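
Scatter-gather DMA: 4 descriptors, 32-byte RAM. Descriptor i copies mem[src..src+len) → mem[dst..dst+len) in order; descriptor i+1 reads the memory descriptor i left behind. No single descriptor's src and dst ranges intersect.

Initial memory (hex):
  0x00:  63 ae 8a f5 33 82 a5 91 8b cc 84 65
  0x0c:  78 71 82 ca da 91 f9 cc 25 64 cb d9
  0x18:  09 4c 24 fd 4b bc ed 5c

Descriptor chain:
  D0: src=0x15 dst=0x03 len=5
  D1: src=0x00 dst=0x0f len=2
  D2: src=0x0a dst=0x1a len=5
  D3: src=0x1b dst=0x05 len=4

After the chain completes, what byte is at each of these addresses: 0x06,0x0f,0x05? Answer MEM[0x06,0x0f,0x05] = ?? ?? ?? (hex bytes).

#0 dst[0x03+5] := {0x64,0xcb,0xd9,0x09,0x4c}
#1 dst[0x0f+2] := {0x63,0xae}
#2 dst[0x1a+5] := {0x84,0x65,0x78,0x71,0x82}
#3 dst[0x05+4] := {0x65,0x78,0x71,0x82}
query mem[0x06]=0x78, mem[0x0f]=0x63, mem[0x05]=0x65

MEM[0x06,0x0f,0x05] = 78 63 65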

Task to complete
If a line in the material above contains the word "Descriptor", copy it.

Task response
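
Scatter-gather DMA: 4 descriptors, 32-byte RAM. Descriptor i copies mem[src..src+len) → mem[dst..dst+len) in order; descriptor i+1 reads the memory descriptor i left behind. No single descriptor's src and dst ranges intersect.
Descriptor chain: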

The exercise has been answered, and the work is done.